Action item = If a line holds the word "finished", copy it from the entries.

---------- Raw data ----------

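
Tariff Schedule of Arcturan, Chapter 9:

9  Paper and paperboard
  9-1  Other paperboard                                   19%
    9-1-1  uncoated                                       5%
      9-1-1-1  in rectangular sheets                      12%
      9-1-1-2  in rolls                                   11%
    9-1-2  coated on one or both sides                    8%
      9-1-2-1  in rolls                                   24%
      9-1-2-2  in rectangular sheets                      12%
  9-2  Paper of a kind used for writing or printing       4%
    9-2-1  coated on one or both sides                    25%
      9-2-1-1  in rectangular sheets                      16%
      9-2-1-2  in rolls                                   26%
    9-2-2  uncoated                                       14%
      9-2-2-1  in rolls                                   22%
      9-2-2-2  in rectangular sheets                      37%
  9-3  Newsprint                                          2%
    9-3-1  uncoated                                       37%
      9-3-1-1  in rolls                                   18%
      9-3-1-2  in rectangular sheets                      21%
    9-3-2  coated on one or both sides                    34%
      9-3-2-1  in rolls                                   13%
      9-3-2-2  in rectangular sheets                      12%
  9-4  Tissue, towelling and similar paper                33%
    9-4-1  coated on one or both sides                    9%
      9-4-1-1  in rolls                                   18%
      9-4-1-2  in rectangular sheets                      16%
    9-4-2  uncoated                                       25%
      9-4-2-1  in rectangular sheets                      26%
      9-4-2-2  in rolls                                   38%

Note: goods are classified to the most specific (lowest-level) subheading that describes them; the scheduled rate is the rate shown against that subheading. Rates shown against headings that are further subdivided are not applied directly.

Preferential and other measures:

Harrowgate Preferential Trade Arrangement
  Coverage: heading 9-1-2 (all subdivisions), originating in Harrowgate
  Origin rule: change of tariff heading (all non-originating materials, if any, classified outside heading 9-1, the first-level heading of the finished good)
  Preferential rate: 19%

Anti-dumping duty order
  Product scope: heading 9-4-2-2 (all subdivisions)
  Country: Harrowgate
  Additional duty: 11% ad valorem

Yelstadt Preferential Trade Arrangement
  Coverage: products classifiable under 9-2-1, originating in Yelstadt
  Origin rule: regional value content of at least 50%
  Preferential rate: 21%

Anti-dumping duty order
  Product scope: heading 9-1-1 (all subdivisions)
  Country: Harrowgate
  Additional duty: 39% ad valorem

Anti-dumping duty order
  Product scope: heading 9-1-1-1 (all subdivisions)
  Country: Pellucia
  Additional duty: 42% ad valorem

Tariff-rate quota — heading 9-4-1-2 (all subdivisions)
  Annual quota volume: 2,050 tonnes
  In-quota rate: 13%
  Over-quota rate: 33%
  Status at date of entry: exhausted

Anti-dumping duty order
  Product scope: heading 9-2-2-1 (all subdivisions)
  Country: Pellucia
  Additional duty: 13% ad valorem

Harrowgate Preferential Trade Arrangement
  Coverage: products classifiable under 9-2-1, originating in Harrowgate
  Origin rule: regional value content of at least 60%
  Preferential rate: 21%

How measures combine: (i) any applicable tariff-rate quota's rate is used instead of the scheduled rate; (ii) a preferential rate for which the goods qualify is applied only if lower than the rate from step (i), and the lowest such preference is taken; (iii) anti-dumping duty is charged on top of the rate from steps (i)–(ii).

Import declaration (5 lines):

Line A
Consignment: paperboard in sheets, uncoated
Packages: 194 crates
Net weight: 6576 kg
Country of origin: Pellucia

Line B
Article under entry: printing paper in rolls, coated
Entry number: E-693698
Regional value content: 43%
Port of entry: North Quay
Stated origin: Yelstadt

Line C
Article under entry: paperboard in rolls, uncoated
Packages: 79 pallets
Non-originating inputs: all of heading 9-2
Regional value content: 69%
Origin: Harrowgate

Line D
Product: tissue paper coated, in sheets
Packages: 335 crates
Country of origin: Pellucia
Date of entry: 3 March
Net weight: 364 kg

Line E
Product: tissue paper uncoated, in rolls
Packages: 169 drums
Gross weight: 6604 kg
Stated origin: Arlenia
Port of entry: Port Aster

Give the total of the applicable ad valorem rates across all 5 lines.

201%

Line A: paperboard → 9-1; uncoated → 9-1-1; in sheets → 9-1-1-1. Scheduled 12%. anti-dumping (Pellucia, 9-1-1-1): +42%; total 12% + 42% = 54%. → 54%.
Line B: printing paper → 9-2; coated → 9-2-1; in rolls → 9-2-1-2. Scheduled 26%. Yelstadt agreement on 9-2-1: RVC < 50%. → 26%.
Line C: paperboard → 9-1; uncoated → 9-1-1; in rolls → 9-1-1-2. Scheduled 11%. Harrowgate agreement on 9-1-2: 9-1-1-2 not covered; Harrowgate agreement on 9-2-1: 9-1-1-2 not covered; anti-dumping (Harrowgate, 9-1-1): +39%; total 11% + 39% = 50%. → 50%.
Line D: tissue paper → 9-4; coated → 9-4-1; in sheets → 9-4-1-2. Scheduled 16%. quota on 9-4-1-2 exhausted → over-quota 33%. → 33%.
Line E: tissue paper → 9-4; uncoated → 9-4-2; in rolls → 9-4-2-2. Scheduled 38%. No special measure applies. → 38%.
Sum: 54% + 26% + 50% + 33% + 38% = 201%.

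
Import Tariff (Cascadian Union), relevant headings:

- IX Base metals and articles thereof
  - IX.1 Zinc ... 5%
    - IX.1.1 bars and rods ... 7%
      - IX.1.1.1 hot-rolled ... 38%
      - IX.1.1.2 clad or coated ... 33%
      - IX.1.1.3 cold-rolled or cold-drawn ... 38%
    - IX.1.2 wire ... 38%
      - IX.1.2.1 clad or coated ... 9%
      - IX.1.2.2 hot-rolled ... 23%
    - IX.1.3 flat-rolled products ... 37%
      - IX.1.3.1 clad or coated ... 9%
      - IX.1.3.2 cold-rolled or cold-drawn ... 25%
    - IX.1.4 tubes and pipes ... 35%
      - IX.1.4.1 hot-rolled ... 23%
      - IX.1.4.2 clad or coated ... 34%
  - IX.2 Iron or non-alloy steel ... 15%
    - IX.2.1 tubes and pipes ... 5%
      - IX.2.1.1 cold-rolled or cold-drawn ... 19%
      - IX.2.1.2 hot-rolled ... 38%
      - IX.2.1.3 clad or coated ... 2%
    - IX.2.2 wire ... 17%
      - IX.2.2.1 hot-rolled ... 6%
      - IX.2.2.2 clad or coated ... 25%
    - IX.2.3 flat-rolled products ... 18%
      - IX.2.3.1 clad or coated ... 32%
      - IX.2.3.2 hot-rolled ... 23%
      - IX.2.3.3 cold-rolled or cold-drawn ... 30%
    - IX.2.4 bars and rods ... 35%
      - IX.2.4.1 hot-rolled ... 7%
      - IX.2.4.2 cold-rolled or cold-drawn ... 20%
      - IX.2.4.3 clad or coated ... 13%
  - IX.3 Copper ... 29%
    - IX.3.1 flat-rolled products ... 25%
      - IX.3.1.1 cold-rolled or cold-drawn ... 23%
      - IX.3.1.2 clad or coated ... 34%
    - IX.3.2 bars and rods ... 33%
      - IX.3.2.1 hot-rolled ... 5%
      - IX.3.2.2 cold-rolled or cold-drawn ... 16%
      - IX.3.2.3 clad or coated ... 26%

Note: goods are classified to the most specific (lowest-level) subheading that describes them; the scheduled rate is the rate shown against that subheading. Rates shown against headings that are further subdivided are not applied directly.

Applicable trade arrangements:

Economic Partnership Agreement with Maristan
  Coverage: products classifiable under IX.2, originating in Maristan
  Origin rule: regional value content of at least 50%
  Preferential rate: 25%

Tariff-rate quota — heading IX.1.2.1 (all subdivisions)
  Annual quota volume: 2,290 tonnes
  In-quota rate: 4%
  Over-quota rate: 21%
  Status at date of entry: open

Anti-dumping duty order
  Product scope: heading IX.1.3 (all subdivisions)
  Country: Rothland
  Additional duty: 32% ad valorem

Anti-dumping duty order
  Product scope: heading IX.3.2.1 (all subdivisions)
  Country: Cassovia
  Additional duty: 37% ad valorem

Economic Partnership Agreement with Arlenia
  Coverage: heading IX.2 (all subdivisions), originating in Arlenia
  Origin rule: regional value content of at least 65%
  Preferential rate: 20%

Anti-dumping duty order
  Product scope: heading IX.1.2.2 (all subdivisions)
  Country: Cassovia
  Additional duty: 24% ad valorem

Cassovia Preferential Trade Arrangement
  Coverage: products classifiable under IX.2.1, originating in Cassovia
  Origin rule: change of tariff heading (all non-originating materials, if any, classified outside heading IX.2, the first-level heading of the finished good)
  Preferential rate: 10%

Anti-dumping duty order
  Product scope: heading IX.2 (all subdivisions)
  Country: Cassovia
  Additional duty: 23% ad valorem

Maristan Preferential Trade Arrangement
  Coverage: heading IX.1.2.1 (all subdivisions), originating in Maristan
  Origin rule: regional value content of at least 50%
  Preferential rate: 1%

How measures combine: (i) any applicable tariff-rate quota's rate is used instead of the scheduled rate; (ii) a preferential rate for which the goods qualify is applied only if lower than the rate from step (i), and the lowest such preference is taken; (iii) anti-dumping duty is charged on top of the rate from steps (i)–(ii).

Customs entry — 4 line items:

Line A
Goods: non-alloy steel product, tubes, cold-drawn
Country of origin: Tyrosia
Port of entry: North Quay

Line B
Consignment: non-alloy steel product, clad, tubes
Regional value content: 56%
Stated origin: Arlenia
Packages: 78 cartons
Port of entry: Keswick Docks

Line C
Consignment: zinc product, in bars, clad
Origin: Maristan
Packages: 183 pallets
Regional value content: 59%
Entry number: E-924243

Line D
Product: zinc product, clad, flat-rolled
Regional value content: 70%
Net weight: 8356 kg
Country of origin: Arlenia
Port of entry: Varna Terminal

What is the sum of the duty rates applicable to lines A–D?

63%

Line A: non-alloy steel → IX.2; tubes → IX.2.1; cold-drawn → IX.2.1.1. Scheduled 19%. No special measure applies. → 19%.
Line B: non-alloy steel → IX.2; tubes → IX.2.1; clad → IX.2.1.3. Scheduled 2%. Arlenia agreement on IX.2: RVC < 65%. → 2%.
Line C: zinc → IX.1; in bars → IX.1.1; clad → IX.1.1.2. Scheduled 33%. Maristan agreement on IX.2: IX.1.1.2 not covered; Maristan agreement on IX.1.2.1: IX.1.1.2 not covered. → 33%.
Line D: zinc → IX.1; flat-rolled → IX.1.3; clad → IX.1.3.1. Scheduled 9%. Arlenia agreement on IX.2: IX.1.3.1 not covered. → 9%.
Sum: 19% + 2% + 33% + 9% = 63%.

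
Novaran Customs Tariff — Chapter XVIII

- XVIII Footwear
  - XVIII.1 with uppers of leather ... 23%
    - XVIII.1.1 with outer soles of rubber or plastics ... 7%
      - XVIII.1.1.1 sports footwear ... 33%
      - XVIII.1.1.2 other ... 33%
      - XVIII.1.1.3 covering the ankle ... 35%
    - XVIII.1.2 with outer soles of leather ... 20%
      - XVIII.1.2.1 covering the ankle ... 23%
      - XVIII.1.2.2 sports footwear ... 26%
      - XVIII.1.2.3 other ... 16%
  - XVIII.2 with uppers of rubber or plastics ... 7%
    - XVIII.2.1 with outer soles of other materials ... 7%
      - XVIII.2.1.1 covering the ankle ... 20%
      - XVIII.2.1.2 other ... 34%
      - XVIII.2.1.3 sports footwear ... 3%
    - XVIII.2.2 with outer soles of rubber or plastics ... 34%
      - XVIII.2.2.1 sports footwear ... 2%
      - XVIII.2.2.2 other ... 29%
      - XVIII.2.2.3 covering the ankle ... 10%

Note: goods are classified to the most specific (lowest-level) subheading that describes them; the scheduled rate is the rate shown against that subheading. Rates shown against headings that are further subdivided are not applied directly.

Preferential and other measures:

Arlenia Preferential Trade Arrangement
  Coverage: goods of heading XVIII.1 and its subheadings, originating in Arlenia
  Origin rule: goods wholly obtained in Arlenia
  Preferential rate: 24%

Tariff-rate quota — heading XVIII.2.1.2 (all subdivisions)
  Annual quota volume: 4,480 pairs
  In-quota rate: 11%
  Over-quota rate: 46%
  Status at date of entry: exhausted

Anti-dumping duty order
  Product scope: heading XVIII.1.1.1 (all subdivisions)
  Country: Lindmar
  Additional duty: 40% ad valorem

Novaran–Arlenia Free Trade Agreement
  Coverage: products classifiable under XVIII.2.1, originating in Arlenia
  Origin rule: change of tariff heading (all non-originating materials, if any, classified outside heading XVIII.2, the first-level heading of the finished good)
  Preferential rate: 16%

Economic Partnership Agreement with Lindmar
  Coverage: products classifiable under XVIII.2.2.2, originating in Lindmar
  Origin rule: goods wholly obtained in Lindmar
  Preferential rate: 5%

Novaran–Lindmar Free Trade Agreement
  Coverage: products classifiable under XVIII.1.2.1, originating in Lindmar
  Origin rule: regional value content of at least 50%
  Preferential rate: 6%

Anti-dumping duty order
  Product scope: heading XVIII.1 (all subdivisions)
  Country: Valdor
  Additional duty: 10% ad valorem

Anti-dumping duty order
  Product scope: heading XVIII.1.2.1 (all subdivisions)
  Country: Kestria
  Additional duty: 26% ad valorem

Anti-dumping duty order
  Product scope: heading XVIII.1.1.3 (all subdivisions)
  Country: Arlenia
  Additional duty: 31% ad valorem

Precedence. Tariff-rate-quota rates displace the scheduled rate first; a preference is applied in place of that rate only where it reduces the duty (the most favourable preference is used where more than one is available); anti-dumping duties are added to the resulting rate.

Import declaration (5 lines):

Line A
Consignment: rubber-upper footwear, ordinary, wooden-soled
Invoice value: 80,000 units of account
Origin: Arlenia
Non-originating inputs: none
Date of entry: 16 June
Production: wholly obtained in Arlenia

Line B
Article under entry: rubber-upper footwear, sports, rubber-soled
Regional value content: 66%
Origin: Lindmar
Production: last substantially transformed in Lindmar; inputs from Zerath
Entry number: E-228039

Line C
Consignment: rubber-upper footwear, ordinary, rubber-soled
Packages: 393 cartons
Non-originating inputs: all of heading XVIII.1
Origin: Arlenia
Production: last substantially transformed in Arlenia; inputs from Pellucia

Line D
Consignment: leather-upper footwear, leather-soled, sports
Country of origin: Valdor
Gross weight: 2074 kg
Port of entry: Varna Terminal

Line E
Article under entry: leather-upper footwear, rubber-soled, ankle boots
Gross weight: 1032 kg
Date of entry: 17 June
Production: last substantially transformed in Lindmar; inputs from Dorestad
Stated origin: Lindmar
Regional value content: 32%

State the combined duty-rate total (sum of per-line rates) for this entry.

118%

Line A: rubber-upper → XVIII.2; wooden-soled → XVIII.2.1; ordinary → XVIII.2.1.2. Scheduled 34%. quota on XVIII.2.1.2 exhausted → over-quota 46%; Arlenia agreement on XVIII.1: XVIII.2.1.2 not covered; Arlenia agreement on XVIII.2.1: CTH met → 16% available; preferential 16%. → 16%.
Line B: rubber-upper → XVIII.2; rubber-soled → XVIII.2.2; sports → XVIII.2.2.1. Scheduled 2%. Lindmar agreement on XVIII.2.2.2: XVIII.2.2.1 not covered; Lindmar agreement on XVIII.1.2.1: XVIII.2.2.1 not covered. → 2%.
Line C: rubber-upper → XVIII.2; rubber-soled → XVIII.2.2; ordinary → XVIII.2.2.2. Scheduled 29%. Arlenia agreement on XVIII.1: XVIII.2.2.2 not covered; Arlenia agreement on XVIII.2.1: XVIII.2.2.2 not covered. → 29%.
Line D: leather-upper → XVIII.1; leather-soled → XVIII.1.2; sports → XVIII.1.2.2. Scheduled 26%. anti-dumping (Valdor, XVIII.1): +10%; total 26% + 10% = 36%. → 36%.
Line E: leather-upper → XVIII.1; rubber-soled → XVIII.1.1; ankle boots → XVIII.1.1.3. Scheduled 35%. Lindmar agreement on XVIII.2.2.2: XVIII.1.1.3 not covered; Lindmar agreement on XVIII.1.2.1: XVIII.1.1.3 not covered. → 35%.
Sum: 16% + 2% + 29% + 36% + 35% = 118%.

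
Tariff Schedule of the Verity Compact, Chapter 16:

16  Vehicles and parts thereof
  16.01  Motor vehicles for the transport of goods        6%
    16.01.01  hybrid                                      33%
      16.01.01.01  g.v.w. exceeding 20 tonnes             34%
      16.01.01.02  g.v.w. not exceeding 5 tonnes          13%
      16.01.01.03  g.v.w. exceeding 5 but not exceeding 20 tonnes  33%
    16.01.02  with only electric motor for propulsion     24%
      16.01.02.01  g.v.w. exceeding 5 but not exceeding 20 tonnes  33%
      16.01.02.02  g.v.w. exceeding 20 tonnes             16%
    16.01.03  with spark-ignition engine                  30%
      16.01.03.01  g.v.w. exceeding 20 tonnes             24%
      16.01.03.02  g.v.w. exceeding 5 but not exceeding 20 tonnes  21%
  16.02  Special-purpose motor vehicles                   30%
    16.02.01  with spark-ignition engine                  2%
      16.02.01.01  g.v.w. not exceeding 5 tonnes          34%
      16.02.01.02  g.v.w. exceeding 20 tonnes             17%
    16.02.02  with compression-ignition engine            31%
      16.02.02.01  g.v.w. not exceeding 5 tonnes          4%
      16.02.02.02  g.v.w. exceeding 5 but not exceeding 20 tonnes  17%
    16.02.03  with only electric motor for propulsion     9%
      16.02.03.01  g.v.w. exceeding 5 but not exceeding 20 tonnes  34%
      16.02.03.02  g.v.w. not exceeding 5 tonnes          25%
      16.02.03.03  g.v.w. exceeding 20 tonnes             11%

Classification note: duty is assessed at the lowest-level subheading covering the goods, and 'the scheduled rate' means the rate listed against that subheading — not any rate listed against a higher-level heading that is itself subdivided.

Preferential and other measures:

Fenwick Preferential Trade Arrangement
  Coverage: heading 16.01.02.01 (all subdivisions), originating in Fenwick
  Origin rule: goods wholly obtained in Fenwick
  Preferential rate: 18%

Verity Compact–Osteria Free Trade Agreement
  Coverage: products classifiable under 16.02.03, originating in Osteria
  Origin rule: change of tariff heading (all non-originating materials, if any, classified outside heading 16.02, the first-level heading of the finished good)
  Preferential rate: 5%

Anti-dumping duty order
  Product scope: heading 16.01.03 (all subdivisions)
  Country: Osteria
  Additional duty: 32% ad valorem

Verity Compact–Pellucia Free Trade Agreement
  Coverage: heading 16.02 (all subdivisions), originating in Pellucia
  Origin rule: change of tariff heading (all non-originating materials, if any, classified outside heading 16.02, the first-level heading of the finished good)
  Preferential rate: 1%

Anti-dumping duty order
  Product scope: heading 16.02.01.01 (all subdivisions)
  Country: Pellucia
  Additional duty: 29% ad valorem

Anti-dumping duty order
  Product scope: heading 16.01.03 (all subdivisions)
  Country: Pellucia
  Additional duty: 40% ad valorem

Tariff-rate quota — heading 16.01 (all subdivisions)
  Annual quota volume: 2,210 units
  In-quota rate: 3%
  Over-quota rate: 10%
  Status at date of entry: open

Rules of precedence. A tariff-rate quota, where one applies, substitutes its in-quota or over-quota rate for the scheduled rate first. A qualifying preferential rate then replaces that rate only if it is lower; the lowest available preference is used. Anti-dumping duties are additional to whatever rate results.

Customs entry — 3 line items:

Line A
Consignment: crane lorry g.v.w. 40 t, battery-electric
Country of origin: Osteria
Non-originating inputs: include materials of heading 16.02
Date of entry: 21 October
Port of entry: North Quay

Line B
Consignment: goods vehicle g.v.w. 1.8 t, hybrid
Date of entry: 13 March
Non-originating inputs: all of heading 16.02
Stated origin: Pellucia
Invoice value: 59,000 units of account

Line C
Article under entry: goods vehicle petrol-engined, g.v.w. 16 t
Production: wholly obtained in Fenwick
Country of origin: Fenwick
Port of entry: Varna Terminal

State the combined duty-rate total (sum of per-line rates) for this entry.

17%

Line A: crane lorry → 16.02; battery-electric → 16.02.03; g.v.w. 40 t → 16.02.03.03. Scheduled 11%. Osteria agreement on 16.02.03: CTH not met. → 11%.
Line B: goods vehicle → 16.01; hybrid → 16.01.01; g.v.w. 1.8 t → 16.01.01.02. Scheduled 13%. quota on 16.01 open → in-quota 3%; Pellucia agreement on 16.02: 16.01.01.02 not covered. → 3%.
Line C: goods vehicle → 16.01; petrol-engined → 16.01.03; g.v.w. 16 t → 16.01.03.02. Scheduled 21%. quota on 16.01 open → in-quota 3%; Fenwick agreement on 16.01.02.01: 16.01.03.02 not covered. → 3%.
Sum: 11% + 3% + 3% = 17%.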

----------

Result of the exercise =
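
  Origin rule: change of tariff heading (all non-originating materials, if any, classified outside heading 9-1, the first-level heading of the finished good)
  Origin rule: change of tariff heading (all non-originating materials, if any, classified outside heading IX.2, the first-level heading of the finished good)
  Origin rule: change of tariff heading (all non-originating materials, if any, classified outside heading XVIII.2, the first-level heading of the finished good)
  Origin rule: change of tariff heading (all non-originating materials, if any, classified outside heading 16.02, the first-level heading of the finished good)
  Origin rule: change of tariff heading (all non-originating materials, if any, classified outside heading 16.02, the first-level heading of the finished good)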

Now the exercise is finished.